● Exercise requirements
Take from the material every line that contains the word "Derivative".

*** Block opens ***

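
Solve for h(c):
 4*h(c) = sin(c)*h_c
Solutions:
 h(c) = C1*(cos(c)^2 - 2*cos(c) + 1)/(cos(c)^2 + 2*cos(c) + 1)


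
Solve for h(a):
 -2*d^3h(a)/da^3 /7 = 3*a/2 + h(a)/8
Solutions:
 h(a) = C3*exp(-2^(2/3)*7^(1/3)*a/4) - 12*a + (C1*sin(2^(2/3)*sqrt(3)*7^(1/3)*a/8) + C2*cos(2^(2/3)*sqrt(3)*7^(1/3)*a/8))*exp(2^(2/3)*7^(1/3)*a/8)


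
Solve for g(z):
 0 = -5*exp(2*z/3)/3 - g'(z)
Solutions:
 g(z) = C1 - 5*exp(2*z/3)/2


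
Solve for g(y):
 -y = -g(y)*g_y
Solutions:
 g(y) = -sqrt(C1 + y^2)
 g(y) = sqrt(C1 + y^2)


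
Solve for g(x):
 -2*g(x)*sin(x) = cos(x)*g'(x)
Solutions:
 g(x) = C1*cos(x)^2


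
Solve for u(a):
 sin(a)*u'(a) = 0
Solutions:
 u(a) = C1


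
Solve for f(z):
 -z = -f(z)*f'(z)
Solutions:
 f(z) = -sqrt(C1 + z^2)
 f(z) = sqrt(C1 + z^2)


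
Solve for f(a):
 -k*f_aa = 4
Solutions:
 f(a) = C1 + C2*a - 2*a^2/k


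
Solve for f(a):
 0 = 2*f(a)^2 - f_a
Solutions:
 f(a) = -1/(C1 + 2*a)


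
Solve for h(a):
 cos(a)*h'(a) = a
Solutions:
 h(a) = C1 + Integral(a/cos(a), a)


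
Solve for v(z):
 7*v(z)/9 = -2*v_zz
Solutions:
 v(z) = C1*sin(sqrt(14)*z/6) + C2*cos(sqrt(14)*z/6)


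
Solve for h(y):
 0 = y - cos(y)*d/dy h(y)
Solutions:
 h(y) = C1 + Integral(y/cos(y), y)


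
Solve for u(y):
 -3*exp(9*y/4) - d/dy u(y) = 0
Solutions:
 u(y) = C1 - 4*exp(9*y/4)/3


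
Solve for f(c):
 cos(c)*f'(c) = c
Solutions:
 f(c) = C1 + Integral(c/cos(c), c)


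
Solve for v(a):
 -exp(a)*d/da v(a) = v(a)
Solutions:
 v(a) = C1*exp(exp(-a))


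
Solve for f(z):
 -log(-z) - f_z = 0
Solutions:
 f(z) = C1 - z*log(-z) + z


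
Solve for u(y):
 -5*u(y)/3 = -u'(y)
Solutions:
 u(y) = C1*exp(5*y/3)


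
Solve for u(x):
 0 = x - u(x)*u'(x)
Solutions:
 u(x) = -sqrt(C1 + x^2)
 u(x) = sqrt(C1 + x^2)


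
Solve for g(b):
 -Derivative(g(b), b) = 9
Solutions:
 g(b) = C1 - 9*b


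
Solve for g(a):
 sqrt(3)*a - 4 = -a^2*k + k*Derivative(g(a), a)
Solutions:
 g(a) = C1 + a^3/3 + sqrt(3)*a^2/(2*k) - 4*a/k


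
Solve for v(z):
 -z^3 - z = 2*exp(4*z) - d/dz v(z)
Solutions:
 v(z) = C1 + z^4/4 + z^2/2 + exp(4*z)/2


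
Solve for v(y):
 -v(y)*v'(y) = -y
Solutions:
 v(y) = -sqrt(C1 + y^2)
 v(y) = sqrt(C1 + y^2)


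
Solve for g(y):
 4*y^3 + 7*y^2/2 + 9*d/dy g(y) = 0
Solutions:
 g(y) = C1 - y^4/9 - 7*y^3/54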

*** Block closes ***

● Written reply
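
 -Derivative(g(b), b) = 9
 sqrt(3)*a - 4 = -a^2*k + k*Derivative(g(a), a)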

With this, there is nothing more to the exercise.